WORK TO BE COMPLETED.
The listing that follows should be duplicated character for character.

LISTED RECORDS.

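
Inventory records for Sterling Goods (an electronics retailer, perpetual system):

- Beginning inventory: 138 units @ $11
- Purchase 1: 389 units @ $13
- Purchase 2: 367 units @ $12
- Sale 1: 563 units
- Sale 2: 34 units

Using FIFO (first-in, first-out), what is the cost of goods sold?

COGS = $7,415

Sale 1 (563) [FIFO — oldest first]: 138 @ $11 + 389 @ $13 + 36 @ $12 = $7,007
Sale 2 (34) [FIFO — oldest first]: 34 @ $12 = $408
Total COGS = $7,007 + $408 = $7,415
Ending inventory: 297 @ $12 = $3,564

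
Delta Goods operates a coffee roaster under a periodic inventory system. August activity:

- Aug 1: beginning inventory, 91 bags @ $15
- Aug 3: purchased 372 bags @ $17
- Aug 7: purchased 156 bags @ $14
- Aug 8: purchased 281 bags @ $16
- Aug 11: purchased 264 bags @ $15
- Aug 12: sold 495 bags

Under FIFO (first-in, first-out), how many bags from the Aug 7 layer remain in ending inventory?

124

Aug 12, 495 sold [FIFO — oldest first]: 91 @ $15 + 372 @ $17 + 32 @ $14 = $8,137
Ending inventory: 124 @ $14 + 281 @ $16 + 264 @ $15 = $10,192
Check: goods available $18,329 = COGS $8,137 + ending $10,192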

RESPONSE AREA.
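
Inventory records for Sterling Goods (an electronics retailer, perpetual system):

- Beginning inventory: 138 units @ $11
- Purchase 1: 389 units @ $13
- Purchase 2: 367 units @ $12
- Sale 1: 563 units
- Sale 2: 34 units

Using FIFO (first-in, first-out), what is the cost of goods sold?

COGS = $7,415

Sale 1 (563) [FIFO — oldest first]: 138 @ $11 + 389 @ $13 + 36 @ $12 = $7,007
Sale 2 (34) [FIFO — oldest first]: 34 @ $12 = $408
Total COGS = $7,007 + $408 = $7,415
Ending inventory: 297 @ $12 = $3,564

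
Delta Goods operates a coffee roaster under a periodic inventory system. August activity:

- Aug 1: beginning inventory, 91 bags @ $15
- Aug 3: purchased 372 bags @ $17
- Aug 7: purchased 156 bags @ $14
- Aug 8: purchased 281 bags @ $16
- Aug 11: purchased 264 bags @ $15
- Aug 12: sold 495 bags

Under FIFO (first-in, first-out), how many bags from the Aug 7 layer remain in ending inventory?

124

Aug 12, 495 sold [FIFO — oldest first]: 91 @ $15 + 372 @ $17 + 32 @ $14 = $8,137
Ending inventory: 124 @ $14 + 281 @ $16 + 264 @ $15 = $10,192
Check: goods available $18,329 = COGS $8,137 + ending $10,192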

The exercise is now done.